> [WORK ITEM]:
Could you please repeat all of the entries exactly as written?

►

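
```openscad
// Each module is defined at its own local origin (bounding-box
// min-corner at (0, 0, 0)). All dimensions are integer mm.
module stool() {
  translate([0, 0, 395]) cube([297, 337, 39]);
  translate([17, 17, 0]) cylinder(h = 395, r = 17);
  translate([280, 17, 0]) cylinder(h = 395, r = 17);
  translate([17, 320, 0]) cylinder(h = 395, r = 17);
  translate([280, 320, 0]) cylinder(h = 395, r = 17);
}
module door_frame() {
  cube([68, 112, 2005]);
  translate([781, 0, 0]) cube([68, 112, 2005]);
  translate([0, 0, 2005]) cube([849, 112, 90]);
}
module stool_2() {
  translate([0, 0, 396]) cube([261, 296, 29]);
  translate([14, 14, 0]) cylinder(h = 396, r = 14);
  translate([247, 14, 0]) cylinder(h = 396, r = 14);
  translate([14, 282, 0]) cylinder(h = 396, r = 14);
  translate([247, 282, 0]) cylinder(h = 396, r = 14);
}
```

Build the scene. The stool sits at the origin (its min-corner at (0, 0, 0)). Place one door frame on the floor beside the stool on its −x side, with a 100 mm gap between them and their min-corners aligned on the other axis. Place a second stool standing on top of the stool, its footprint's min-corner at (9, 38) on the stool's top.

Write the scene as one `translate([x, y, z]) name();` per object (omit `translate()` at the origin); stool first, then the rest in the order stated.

stool();
translate([-949, 0, 0]) door_frame();
translate([9, 38, 434]) stool_2();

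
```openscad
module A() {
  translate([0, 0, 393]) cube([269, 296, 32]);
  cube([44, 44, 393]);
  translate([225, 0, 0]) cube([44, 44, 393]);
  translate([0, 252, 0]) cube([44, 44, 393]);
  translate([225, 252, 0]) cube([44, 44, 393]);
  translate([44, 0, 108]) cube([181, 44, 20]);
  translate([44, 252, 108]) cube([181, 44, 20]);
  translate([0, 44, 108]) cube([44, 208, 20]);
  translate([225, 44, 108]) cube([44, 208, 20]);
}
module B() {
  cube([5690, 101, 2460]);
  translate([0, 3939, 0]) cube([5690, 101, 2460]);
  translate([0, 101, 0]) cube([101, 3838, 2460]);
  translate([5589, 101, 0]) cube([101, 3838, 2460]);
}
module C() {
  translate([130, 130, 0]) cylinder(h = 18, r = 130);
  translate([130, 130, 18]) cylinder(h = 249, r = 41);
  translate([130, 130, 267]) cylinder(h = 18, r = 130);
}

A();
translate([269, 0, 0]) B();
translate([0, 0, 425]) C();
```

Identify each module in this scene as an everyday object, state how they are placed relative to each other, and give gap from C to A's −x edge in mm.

A is a stool. B is a house frame. C is a spool. The house frame is against the stool's +x side, with their −y faces flush. The spool is on top of the stool. The gap from the spool to the stool's −x edge is 0 mm.

The spool's min-x is at 0; the stool's min-x is 0; gap = 0 mm.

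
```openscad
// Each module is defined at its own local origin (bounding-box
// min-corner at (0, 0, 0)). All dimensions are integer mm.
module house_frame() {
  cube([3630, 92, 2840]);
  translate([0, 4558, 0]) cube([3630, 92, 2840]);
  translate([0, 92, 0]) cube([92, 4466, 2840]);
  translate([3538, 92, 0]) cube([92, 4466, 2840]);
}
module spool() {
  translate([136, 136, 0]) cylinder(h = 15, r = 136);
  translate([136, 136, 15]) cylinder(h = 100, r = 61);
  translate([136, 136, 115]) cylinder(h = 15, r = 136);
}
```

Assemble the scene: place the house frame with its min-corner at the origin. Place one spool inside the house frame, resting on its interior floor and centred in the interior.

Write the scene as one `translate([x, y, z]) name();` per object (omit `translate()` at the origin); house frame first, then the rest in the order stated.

house_frame();
translate([1679, 2189, 0]) spool();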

◄

> [TASK RESPONSE]:
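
```openscad
// Each module is defined at its own local origin (bounding-box
// min-corner at (0, 0, 0)). All dimensions are integer mm.
module stool() {
  translate([0, 0, 395]) cube([297, 337, 39]);
  translate([17, 17, 0]) cylinder(h = 395, r = 17);
  translate([280, 17, 0]) cylinder(h = 395, r = 17);
  translate([17, 320, 0]) cylinder(h = 395, r = 17);
  translate([280, 320, 0]) cylinder(h = 395, r = 17);
}
module door_frame() {
  cube([68, 112, 2005]);
  translate([781, 0, 0]) cube([68, 112, 2005]);
  translate([0, 0, 2005]) cube([849, 112, 90]);
}
module stool_2() {
  translate([0, 0, 396]) cube([261, 296, 29]);
  translate([14, 14, 0]) cylinder(h = 396, r = 14);
  translate([247, 14, 0]) cylinder(h = 396, r = 14);
  translate([14, 282, 0]) cylinder(h = 396, r = 14);
  translate([247, 282, 0]) cylinder(h = 396, r = 14);
}
```

Build the scene. The stool sits at the origin (its min-corner at (0, 0, 0)). Place one door frame on the floor beside the stool on its −x side, with a 100 mm gap between them and their min-corners aligned on the other axis. Place a second stool standing on top of the stool, its footprint's min-corner at (9, 38) on the stool's top.

Write the scene as one `translate([x, y, z]) name();` per object (omit `translate()` at the origin); stool first, then the rest in the order stated.

stool();
translate([-949, 0, 0]) door_frame();
translate([9, 38, 434]) stool_2();

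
```openscad
module A() {
  translate([0, 0, 393]) cube([269, 296, 32]);
  cube([44, 44, 393]);
  translate([225, 0, 0]) cube([44, 44, 393]);
  translate([0, 252, 0]) cube([44, 44, 393]);
  translate([225, 252, 0]) cube([44, 44, 393]);
  translate([44, 0, 108]) cube([181, 44, 20]);
  translate([44, 252, 108]) cube([181, 44, 20]);
  translate([0, 44, 108]) cube([44, 208, 20]);
  translate([225, 44, 108]) cube([44, 208, 20]);
}
module B() {
  cube([5690, 101, 2460]);
  translate([0, 3939, 0]) cube([5690, 101, 2460]);
  translate([0, 101, 0]) cube([101, 3838, 2460]);
  translate([5589, 101, 0]) cube([101, 3838, 2460]);
}
module C() {
  translate([130, 130, 0]) cylinder(h = 18, r = 130);
  translate([130, 130, 18]) cylinder(h = 249, r = 41);
  translate([130, 130, 267]) cylinder(h = 18, r = 130);
}

A();
translate([269, 0, 0]) B();
translate([0, 0, 425]) C();
```

Identify each module in this scene as an everyday object, state how they are placed relative to each other, and give gap from C to A's −x edge in mm.

A is a stool. B is a house frame. C is a spool. The house frame is against the stool's +x side, with their −y faces flush. The spool is on top of the stool. The gap from the spool to the stool's −x edge is 0 mm.

The spool's min-x is at 0; the stool's min-x is 0; gap = 0 mm.

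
```openscad
// Each module is defined at its own local origin (bounding-box
// min-corner at (0, 0, 0)). All dimensions are integer mm.
module house_frame() {
  cube([3630, 92, 2840]);
  translate([0, 4558, 0]) cube([3630, 92, 2840]);
  translate([0, 92, 0]) cube([92, 4466, 2840]);
  translate([3538, 92, 0]) cube([92, 4466, 2840]);
}
module spool() {
  translate([136, 136, 0]) cylinder(h = 15, r = 136);
  translate([136, 136, 15]) cylinder(h = 100, r = 61);
  translate([136, 136, 115]) cylinder(h = 15, r = 136);
}
```

Assemble the scene: place the house frame with its min-corner at the origin. Place one spool inside the house frame, resting on its interior floor and centred in the interior.

Write the scene as one `translate([x, y, z]) name();` per object (omit `translate()` at the origin); house frame first, then the rest in the order stated.

house_frame();
translate([1679, 2189, 0]) spool();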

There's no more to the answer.